━━━━━ Study material

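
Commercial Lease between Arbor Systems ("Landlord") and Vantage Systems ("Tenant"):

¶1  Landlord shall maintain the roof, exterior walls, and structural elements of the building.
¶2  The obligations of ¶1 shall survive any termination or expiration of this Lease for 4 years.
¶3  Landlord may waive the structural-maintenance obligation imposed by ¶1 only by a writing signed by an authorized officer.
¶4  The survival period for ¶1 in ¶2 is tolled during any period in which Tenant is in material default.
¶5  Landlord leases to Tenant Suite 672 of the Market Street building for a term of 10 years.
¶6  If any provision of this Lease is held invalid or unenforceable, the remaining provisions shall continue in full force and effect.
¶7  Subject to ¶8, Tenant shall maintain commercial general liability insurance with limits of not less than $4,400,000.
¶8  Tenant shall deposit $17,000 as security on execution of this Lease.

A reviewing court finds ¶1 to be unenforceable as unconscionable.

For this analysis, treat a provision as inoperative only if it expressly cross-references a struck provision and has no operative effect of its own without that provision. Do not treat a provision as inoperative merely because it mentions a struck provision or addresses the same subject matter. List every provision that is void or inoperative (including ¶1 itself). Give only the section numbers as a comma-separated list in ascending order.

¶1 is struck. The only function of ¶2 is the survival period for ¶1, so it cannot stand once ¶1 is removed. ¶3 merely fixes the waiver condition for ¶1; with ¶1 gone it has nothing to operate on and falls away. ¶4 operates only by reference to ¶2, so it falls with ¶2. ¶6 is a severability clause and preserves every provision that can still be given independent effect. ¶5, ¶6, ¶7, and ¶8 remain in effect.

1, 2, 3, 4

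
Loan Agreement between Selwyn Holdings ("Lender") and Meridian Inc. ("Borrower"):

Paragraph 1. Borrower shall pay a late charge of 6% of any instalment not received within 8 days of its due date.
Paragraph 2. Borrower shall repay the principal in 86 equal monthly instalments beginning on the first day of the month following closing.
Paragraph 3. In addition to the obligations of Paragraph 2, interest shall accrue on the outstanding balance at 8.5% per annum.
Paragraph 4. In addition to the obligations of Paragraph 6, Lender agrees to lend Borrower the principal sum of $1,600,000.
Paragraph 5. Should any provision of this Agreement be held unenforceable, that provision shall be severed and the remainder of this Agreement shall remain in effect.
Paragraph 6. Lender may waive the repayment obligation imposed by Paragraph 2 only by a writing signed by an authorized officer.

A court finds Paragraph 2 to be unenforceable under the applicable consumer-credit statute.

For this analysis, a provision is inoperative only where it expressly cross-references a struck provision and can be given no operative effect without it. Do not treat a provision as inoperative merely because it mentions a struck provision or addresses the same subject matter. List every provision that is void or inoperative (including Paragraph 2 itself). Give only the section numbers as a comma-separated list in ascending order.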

━━━━━━━━━━

■ **Exercise**:
Give the number of lines in the listing above that contain "addition", and nothing else.

■ **Answer area**:
2